# Description of the task:
For the material that follows, return exactly the lines from the one with "Classify the finitely generated abelian group ⟨a, b | 3b" through the one with "10b-5c-30d = 0⟩", both ends included.

■ ■ ■ ■

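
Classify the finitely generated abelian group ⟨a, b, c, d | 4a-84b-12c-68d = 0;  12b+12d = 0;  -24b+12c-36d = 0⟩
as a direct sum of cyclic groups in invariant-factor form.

rank_ℚ(R)=3; free=4−3=1
SNF(R) diag = [4, 12, 12] → torsion [4, 12, 12]

Answer: M ≅ ℤ^1 ⊕ ℤ/4 ⊕ ℤ/12 ⊕ ℤ/12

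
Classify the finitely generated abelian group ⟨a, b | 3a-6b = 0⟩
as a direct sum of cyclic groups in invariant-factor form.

Answer: M ≅ ℤ^1 ⊕ ℤ/3

Derivation:
rank_ℚ(R)=1; free=2−1=1
SNF(R) diag = [3] → torsion [3]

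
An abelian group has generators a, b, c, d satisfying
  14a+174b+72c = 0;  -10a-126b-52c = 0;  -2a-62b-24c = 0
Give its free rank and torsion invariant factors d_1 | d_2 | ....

rank_ℚ(R)=3; free=4−3=1
SNF(R) diag = [2, 4, 4] → torsion [2, 4, 4]

Answer: M ≅ ℤ^1 ⊕ ℤ/2 ⊕ ℤ/4 ⊕ ℤ/4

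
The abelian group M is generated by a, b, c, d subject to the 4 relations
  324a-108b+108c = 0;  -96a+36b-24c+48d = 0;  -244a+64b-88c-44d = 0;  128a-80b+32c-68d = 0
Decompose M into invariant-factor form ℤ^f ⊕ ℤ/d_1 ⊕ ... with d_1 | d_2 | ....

rank_ℚ(R)=4; free=4−4=0
SNF(R) diag = [4, 12, 36, 108] → torsion [4, 12, 36, 108]

Answer: M ≅ ℤ/4 ⊕ ℤ/12 ⊕ ℤ/36 ⊕ ℤ/108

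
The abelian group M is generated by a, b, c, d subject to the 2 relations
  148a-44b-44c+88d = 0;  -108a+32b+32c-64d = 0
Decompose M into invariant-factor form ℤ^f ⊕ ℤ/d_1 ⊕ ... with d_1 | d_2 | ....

rank_ℚ(R)=2; free=4−2=2
SNF(R) diag = [4, 4] → torsion [4, 4]

Answer: M ≅ ℤ^2 ⊕ ℤ/4 ⊕ ℤ/4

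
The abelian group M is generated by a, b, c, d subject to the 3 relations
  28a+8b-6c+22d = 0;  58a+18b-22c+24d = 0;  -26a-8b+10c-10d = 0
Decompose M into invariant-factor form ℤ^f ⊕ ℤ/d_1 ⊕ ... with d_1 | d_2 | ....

rank_ℚ(R)=3; free=4−3=1
SNF(R) diag = [2, 2, 6] → torsion [2, 2, 6]

Answer: M ≅ ℤ^1 ⊕ ℤ/2 ⊕ ℤ/2 ⊕ ℤ/6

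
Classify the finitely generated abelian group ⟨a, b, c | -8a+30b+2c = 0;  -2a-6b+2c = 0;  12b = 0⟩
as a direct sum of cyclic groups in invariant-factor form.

rank_ℚ(R)=3; free=3−3=0
SNF(R) diag = [2, 6, 12] → torsion [2, 6, 12]

Answer: M ≅ ℤ/2 ⊕ ℤ/6 ⊕ ℤ/12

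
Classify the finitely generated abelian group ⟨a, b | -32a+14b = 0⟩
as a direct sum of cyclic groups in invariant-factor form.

rank_ℚ(R)=1; free=2−1=1
SNF(R) diag = [2] → torsion [2]

Answer: M ≅ ℤ^1 ⊕ ℤ/2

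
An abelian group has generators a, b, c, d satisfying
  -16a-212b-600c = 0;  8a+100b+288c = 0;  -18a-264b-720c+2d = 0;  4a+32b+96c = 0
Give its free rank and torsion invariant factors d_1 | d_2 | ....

rank_ℚ(R)=4; free=4−4=0
SNF(R) diag = [2, 4, 12, 24] → torsion [2, 4, 12, 24]

Answer: M ≅ ℤ/2 ⊕ ℤ/4 ⊕ ℤ/12 ⊕ ℤ/24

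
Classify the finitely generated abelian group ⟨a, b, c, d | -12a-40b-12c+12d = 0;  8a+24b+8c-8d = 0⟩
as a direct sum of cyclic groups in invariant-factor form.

rank_ℚ(R)=2; free=4−2=2
SNF(R) diag = [4, 8] → torsion [4, 8]

Answer: M ≅ ℤ^2 ⊕ ℤ/4 ⊕ ℤ/8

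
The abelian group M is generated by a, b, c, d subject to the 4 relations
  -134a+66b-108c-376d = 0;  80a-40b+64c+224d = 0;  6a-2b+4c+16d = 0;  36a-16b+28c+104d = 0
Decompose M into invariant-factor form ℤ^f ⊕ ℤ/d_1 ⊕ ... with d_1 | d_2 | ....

Answer: M ≅ ℤ/2 ⊕ ℤ/4 ⊕ ℤ/8 ⊕ ℤ/8

Derivation:
rank_ℚ(R)=4; free=4−4=0
SNF(R) diag = [2, 4, 8, 8] → torsion [2, 4, 8, 8]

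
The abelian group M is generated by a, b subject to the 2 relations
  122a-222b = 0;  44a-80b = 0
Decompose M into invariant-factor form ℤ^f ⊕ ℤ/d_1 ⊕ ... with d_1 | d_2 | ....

Answer: M ≅ ℤ/2 ⊕ ℤ/4

Derivation:
rank_ℚ(R)=2; free=2−2=0
SNF(R) diag = [2, 4] → torsion [2, 4]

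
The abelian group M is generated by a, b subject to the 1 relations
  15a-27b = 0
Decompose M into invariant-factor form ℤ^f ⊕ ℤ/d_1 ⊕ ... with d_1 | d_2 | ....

Answer: M ≅ ℤ^1 ⊕ ℤ/3

Derivation:
rank_ℚ(R)=1; free=2−1=1
SNF(R) diag = [3] → torsion [3]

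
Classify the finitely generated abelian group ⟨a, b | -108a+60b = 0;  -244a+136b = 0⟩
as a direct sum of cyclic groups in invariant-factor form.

rank_ℚ(R)=2; free=2−2=0
SNF(R) diag = [4, 12] → torsion [4, 12]

Answer: M ≅ ℤ/4 ⊕ ℤ/12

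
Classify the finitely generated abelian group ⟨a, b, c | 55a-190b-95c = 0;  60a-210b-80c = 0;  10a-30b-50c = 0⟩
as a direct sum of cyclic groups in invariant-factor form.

rank_ℚ(R)=3; free=3−3=0
SNF(R) diag = [5, 10, 20] → torsion [5, 10, 20]

Answer: M ≅ ℤ/5 ⊕ ℤ/10 ⊕ ℤ/20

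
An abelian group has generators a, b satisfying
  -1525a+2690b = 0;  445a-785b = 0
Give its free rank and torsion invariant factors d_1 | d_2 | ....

Answer: M ≅ ℤ/5 ⊕ ℤ/15

Derivation:
rank_ℚ(R)=2; free=2−2=0
SNF(R) diag = [5, 15] → torsion [5, 15]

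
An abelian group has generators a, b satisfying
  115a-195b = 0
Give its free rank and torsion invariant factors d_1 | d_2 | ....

Answer: M ≅ ℤ^1 ⊕ ℤ/5

Derivation:
rank_ℚ(R)=1; free=2−1=1
SNF(R) diag = [5] → torsion [5]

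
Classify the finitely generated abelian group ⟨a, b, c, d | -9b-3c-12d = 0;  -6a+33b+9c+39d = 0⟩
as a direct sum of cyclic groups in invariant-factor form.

Answer: M ≅ ℤ^2 ⊕ ℤ/3 ⊕ ℤ/3

Derivation:
rank_ℚ(R)=2; free=4−2=2
SNF(R) diag = [3, 3] → torsion [3, 3]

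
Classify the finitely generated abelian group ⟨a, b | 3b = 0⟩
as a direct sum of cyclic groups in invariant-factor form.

rank_ℚ(R)=1; free=2−1=1
SNF(R) diag = [3] → torsion [3]

Answer: M ≅ ℤ^1 ⊕ ℤ/3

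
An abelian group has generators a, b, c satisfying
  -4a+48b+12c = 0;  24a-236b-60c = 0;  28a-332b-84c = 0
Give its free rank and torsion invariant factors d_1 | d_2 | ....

Answer: M ≅ ℤ/4 ⊕ ℤ/4 ⊕ ℤ/12

Derivation:
rank_ℚ(R)=3; free=3−3=0
SNF(R) diag = [4, 4, 12] → torsion [4, 4, 12]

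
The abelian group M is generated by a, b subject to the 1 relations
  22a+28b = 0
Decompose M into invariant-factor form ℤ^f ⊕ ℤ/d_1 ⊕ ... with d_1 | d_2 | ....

rank_ℚ(R)=1; free=2−1=1
SNF(R) diag = [2] → torsion [2]

Answer: M ≅ ℤ^1 ⊕ ℤ/2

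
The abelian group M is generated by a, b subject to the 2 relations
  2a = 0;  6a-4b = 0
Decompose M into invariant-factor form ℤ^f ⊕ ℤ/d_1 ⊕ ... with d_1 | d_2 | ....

rank_ℚ(R)=2; free=2−2=0
SNF(R) diag = [2, 4] → torsion [2, 4]

Answer: M ≅ ℤ/2 ⊕ ℤ/4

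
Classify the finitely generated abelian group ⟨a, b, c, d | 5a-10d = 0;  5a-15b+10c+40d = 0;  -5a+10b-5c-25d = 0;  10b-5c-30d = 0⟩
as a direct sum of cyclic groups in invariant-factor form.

Answer: M ≅ ℤ/5 ⊕ ℤ/5 ⊕ ℤ/5 ⊕ ℤ/5

Derivation:
rank_ℚ(R)=4; free=4−4=0
SNF(R) diag = [5, 5, 5, 5] → torsion [5, 5, 5, 5]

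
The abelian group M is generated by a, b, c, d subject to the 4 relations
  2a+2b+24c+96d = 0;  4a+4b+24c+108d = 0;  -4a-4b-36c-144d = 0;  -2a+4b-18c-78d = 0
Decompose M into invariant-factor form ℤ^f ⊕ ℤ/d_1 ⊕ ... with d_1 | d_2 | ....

Answer: M ≅ ℤ/2 ⊕ ℤ/6 ⊕ ℤ/12 ⊕ ℤ/12

Derivation:
rank_ℚ(R)=4; free=4−4=0
SNF(R) diag = [2, 6, 12, 12] → torsion [2, 6, 12, 12]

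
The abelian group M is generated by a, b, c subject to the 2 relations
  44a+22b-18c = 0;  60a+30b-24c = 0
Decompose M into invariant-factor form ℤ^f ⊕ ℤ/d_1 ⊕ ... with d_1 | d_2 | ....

rank_ℚ(R)=2; free=3−2=1
SNF(R) diag = [2, 6] → torsion [2, 6]

Answer: M ≅ ℤ^1 ⊕ ℤ/2 ⊕ ℤ/6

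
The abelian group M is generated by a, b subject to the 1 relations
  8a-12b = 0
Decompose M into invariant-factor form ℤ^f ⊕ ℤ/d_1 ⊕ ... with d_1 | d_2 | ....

Answer: M ≅ ℤ^1 ⊕ ℤ/4

Derivation:
rank_ℚ(R)=1; free=2−1=1
SNF(R) diag = [4] → torsion [4]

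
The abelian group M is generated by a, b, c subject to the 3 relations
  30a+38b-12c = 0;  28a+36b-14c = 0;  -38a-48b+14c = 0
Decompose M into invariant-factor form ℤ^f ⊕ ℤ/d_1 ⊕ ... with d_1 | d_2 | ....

rank_ℚ(R)=3; free=3−3=0
SNF(R) diag = [2, 2, 2] → torsion [2, 2, 2]

Answer: M ≅ ℤ/2 ⊕ ℤ/2 ⊕ ℤ/2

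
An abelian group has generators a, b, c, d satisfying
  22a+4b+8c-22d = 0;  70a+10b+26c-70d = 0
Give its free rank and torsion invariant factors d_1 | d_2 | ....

Answer: M ≅ ℤ^2 ⊕ ℤ/2 ⊕ ℤ/6

Derivation:
rank_ℚ(R)=2; free=4−2=2
SNF(R) diag = [2, 6] → torsion [2, 6]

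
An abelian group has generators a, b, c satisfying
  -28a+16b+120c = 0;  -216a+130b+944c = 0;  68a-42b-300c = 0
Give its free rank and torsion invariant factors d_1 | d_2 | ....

rank_ℚ(R)=3; free=3−3=0
SNF(R) diag = [2, 4, 4] → torsion [2, 4, 4]

Answer: M ≅ ℤ/2 ⊕ ℤ/4 ⊕ ℤ/4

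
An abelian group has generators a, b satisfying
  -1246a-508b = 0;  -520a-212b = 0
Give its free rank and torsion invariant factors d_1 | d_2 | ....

rank_ℚ(R)=2; free=2−2=0
SNF(R) diag = [2, 4] → torsion [2, 4]

Answer: M ≅ ℤ/2 ⊕ ℤ/4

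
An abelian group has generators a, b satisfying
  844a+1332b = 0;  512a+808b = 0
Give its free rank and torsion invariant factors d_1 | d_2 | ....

Answer: M ≅ ℤ/4 ⊕ ℤ/8

Derivation:
rank_ℚ(R)=2; free=2−2=0
SNF(R) diag = [4, 8] → torsion [4, 8]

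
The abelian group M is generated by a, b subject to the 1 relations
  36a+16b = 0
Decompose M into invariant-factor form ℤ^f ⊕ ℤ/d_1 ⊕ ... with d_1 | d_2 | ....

rank_ℚ(R)=1; free=2−1=1
SNF(R) diag = [4] → torsion [4]

Answer: M ≅ ℤ^1 ⊕ ℤ/4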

■ ■ ■ ■

# Answer to this task:
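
Classify the finitely generated abelian group ⟨a, b | 3b = 0⟩
as a direct sum of cyclic groups in invariant-factor form.

rank_ℚ(R)=1; free=2−1=1
SNF(R) diag = [3] → torsion [3]

Answer: M ≅ ℤ^1 ⊕ ℤ/3

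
An abelian group has generators a, b, c satisfying
  -4a+48b+12c = 0;  24a-236b-60c = 0;  28a-332b-84c = 0
Give its free rank and torsion invariant factors d_1 | d_2 | ....

Answer: M ≅ ℤ/4 ⊕ ℤ/4 ⊕ ℤ/12

Derivation:
rank_ℚ(R)=3; free=3−3=0
SNF(R) diag = [4, 4, 12] → torsion [4, 4, 12]

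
The abelian group M is generated by a, b subject to the 1 relations
  22a+28b = 0
Decompose M into invariant-factor form ℤ^f ⊕ ℤ/d_1 ⊕ ... with d_1 | d_2 | ....

rank_ℚ(R)=1; free=2−1=1
SNF(R) diag = [2] → torsion [2]

Answer: M ≅ ℤ^1 ⊕ ℤ/2

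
The abelian group M is generated by a, b subject to the 2 relations
  2a = 0;  6a-4b = 0
Decompose M into invariant-factor form ℤ^f ⊕ ℤ/d_1 ⊕ ... with d_1 | d_2 | ....

rank_ℚ(R)=2; free=2−2=0
SNF(R) diag = [2, 4] → torsion [2, 4]

Answer: M ≅ ℤ/2 ⊕ ℤ/4

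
Classify the finitely generated abelian group ⟨a, b, c, d | 5a-10d = 0;  5a-15b+10c+40d = 0;  -5a+10b-5c-25d = 0;  10b-5c-30d = 0⟩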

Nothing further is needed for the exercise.